**Assignment:**
Could you repeat the records shown below exactly as written?

(Information)

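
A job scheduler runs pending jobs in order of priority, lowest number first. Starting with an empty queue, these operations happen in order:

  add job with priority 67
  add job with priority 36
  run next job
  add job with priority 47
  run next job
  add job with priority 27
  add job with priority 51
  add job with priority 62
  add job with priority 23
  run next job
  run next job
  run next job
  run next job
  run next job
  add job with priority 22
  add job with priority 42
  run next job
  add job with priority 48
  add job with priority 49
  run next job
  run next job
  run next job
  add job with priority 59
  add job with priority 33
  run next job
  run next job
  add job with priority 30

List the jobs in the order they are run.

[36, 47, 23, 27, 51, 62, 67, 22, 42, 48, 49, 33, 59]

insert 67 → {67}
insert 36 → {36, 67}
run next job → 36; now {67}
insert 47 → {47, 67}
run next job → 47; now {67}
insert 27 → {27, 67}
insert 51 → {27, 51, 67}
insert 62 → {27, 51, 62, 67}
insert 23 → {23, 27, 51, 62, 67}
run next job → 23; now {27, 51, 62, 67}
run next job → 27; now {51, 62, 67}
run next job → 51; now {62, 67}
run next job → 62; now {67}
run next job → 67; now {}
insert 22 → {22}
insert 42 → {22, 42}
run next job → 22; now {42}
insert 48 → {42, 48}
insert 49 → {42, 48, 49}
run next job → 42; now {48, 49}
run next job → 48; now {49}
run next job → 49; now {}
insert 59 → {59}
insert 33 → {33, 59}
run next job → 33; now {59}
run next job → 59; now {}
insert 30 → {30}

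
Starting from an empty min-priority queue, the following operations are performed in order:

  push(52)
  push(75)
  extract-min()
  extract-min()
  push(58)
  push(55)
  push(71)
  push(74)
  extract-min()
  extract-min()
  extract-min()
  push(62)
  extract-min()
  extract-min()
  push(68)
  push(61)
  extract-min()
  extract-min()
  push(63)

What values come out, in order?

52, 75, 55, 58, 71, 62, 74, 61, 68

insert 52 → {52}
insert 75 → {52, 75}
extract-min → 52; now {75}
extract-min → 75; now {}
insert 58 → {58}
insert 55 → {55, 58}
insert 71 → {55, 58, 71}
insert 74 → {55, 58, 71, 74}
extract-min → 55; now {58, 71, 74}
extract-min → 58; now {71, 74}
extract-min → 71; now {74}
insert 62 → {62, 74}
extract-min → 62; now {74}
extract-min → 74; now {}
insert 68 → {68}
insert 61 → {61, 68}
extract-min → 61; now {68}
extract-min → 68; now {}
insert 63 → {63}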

(End Information)

**Response area:**
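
A job scheduler runs pending jobs in order of priority, lowest number first. Starting with an empty queue, these operations happen in order:

  add job with priority 67
  add job with priority 36
  run next job
  add job with priority 47
  run next job
  add job with priority 27
  add job with priority 51
  add job with priority 62
  add job with priority 23
  run next job
  run next job
  run next job
  run next job
  run next job
  add job with priority 22
  add job with priority 42
  run next job
  add job with priority 48
  add job with priority 49
  run next job
  run next job
  run next job
  add job with priority 59
  add job with priority 33
  run next job
  run next job
  add job with priority 30

List the jobs in the order they are run.

[36, 47, 23, 27, 51, 62, 67, 22, 42, 48, 49, 33, 59]

insert 67 → {67}
insert 36 → {36, 67}
run next job → 36; now {67}
insert 47 → {47, 67}
run next job → 47; now {67}
insert 27 → {27, 67}
insert 51 → {27, 51, 67}
insert 62 → {27, 51, 62, 67}
insert 23 → {23, 27, 51, 62, 67}
run next job → 23; now {27, 51, 62, 67}
run next job → 27; now {51, 62, 67}
run next job → 51; now {62, 67}
run next job → 62; now {67}
run next job → 67; now {}
insert 22 → {22}
insert 42 → {22, 42}
run next job → 22; now {42}
insert 48 → {42, 48}
insert 49 → {42, 48, 49}
run next job → 42; now {48, 49}
run next job → 48; now {49}
run next job → 49; now {}
insert 59 → {59}
insert 33 → {33, 59}
run next job → 33; now {59}
run next job → 59; now {}
insert 30 → {30}

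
Starting from an empty min-priority queue, the following operations are performed in order:

  push(52)
  push(75)
  extract-min()
  extract-min()
  push(58)
  push(55)
  push(71)
  push(74)
  extract-min()
  extract-min()
  extract-min()
  push(62)
  extract-min()
  extract-min()
  push(68)
  push(61)
  extract-min()
  extract-min()
  push(63)

What values come out, in order?

52, 75, 55, 58, 71, 62, 74, 61, 68

insert 52 → {52}
insert 75 → {52, 75}
extract-min → 52; now {75}
extract-min → 75; now {}
insert 58 → {58}
insert 55 → {55, 58}
insert 71 → {55, 58, 71}
insert 74 → {55, 58, 71, 74}
extract-min → 55; now {58, 71, 74}
extract-min → 58; now {71, 74}
extract-min → 71; now {74}
insert 62 → {62, 74}
extract-min → 62; now {74}
extract-min → 74; now {}
insert 68 → {68}
insert 61 → {61, 68}
extract-min → 61; now {68}
extract-min → 68; now {}
insert 63 → {63}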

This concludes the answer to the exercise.